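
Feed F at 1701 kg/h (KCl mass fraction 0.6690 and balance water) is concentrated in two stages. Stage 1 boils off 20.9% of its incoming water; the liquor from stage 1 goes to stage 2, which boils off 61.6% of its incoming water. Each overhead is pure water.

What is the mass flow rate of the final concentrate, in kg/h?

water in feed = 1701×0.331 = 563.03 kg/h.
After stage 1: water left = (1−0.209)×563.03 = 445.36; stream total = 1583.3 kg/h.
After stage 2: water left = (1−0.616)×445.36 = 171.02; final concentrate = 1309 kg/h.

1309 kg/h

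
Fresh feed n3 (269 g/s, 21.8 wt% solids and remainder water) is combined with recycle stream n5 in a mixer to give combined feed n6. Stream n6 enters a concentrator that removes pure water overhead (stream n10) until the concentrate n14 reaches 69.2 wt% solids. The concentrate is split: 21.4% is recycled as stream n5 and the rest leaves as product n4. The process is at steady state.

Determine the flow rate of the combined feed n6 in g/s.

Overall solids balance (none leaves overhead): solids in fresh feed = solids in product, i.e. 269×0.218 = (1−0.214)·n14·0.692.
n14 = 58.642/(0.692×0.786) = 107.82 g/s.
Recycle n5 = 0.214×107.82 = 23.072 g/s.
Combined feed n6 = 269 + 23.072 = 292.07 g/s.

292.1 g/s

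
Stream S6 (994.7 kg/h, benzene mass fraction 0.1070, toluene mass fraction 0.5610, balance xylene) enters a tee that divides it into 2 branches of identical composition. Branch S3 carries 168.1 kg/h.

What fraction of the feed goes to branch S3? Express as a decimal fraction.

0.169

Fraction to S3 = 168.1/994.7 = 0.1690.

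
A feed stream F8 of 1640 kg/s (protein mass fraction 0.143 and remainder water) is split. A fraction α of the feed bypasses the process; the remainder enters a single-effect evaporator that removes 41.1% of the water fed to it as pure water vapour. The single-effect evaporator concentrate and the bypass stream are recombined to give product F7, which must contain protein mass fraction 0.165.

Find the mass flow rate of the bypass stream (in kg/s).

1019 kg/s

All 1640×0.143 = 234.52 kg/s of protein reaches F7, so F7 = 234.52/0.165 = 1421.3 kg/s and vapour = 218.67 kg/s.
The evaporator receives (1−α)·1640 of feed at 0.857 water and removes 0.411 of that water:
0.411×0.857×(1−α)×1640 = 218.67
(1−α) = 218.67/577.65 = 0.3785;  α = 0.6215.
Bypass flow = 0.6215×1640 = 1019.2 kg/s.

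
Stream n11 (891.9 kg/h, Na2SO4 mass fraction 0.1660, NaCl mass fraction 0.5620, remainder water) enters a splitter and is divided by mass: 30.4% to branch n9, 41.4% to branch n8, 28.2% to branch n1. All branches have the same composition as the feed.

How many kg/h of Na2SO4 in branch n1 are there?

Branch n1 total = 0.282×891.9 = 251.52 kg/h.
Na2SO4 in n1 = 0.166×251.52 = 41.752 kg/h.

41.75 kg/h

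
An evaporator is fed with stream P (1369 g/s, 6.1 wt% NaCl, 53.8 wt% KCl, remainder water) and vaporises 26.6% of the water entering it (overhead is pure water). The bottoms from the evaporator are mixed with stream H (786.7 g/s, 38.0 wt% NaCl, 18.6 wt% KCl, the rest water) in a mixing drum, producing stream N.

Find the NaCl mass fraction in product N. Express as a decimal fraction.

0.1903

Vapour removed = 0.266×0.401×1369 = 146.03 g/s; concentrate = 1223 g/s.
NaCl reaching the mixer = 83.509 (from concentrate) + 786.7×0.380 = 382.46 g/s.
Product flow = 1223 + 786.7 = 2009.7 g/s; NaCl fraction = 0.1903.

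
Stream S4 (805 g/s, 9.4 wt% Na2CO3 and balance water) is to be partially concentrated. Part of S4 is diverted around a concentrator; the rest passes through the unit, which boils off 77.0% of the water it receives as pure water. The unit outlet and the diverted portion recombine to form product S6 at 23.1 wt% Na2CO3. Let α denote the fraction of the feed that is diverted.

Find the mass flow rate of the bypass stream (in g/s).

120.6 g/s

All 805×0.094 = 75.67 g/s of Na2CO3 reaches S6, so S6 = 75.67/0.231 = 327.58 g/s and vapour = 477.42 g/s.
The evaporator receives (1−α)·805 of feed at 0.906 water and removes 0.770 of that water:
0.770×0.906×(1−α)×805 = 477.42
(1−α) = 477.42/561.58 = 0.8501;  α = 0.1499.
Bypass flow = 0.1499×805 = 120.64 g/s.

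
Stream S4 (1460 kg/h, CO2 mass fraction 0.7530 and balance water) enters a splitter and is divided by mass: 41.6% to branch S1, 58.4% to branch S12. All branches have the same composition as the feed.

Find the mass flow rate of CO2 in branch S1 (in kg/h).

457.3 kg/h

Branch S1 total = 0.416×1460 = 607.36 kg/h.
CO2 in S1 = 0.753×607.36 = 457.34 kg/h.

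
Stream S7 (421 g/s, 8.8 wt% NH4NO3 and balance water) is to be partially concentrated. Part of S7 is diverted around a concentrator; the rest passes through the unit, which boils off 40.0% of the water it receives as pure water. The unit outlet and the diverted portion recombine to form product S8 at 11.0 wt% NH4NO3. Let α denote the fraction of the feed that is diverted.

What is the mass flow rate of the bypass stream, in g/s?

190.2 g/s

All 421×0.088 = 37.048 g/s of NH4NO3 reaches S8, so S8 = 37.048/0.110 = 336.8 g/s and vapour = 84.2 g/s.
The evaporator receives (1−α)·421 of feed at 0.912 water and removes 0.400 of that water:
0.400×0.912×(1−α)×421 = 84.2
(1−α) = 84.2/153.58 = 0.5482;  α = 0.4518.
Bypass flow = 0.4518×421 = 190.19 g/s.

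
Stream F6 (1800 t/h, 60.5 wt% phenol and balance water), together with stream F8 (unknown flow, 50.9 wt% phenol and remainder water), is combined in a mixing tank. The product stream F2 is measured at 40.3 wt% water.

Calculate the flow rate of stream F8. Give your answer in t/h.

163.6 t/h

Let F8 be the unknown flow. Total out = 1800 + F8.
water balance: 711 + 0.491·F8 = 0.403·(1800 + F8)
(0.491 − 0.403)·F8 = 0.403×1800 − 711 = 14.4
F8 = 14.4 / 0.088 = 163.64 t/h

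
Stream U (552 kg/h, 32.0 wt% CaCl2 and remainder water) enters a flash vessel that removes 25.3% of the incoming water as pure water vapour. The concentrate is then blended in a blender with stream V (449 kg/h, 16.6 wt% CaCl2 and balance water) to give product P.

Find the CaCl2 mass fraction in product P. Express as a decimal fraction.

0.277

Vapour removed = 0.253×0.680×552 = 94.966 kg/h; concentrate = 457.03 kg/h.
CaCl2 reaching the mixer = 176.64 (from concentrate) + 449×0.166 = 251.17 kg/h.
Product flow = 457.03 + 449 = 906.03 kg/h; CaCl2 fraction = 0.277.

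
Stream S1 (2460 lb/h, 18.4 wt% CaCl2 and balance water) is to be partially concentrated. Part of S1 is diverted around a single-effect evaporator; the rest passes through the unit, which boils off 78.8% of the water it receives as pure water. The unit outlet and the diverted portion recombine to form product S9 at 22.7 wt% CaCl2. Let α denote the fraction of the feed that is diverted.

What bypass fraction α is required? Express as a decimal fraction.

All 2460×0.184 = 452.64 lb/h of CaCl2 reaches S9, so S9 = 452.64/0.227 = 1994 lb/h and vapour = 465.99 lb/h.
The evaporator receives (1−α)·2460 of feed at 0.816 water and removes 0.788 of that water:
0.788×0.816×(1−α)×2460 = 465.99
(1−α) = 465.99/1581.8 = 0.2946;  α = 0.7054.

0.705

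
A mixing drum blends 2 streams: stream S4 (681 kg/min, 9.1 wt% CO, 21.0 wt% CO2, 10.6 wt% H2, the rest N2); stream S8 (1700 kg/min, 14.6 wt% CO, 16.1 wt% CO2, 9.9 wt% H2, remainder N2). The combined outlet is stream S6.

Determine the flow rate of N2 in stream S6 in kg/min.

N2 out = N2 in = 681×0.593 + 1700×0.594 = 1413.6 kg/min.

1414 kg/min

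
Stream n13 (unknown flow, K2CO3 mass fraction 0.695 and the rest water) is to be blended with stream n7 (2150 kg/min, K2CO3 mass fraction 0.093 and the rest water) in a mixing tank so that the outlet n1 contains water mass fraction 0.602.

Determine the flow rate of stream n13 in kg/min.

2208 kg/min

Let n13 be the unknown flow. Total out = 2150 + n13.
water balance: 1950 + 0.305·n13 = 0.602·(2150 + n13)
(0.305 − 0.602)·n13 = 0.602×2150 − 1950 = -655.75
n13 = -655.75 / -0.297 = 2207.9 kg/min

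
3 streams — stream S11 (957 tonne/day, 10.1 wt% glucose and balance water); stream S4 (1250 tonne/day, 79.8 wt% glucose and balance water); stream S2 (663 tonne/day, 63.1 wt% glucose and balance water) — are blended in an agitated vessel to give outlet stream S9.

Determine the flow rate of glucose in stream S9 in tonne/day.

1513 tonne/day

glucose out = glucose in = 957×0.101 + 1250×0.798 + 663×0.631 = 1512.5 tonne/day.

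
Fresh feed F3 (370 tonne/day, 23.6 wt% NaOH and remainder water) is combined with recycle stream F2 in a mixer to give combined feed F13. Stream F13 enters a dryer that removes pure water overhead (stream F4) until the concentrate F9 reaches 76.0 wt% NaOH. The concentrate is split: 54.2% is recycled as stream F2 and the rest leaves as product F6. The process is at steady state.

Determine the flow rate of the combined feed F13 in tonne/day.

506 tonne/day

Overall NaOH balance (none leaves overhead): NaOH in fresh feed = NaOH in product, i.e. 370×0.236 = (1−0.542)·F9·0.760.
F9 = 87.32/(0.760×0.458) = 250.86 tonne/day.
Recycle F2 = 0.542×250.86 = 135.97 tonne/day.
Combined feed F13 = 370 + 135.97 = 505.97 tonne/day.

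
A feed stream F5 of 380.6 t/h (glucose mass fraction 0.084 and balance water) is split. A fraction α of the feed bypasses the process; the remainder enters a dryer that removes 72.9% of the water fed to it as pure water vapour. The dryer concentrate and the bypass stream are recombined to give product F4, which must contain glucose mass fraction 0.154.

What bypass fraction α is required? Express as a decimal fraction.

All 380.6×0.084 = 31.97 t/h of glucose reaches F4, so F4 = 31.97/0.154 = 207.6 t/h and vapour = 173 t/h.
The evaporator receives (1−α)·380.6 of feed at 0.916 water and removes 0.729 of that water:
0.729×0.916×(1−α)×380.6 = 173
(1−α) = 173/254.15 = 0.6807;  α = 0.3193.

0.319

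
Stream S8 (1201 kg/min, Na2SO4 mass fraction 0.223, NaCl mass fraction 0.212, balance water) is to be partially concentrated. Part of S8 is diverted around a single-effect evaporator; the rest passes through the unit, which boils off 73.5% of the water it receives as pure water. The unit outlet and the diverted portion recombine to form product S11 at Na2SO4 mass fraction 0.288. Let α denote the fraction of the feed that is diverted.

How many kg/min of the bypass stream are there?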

#####

* [Problem to solve] Filter the data above, keeping only lines that include the string "mixing".

* [Result]
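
An evaporator is fed with stream P (1369 g/s, 6.1 wt% NaCl, 53.8 wt% KCl, remainder water) and vaporises 26.6% of the water entering it (overhead is pure water). The bottoms from the evaporator are mixed with stream H (786.7 g/s, 38.0 wt% NaCl, 18.6 wt% KCl, the rest water) in a mixing drum, producing stream N.
Stream F6 (1800 t/h, 60.5 wt% phenol and balance water), together with stream F8 (unknown flow, 50.9 wt% phenol and remainder water), is combined in a mixing tank. The product stream F2 is measured at 40.3 wt% water.
A mixing drum blends 2 streams: stream S4 (681 kg/min, 9.1 wt% CO, 21.0 wt% CO2, 10.6 wt% H2, the rest N2); stream S8 (1700 kg/min, 14.6 wt% CO, 16.1 wt% CO2, 9.9 wt% H2, remainder N2). The combined outlet is stream S6.
Stream n13 (unknown flow, K2CO3 mass fraction 0.695 and the rest water) is to be blended with stream n7 (2150 kg/min, K2CO3 mass fraction 0.093 and the rest water) in a mixing tank so that the outlet n1 contains water mass fraction 0.602.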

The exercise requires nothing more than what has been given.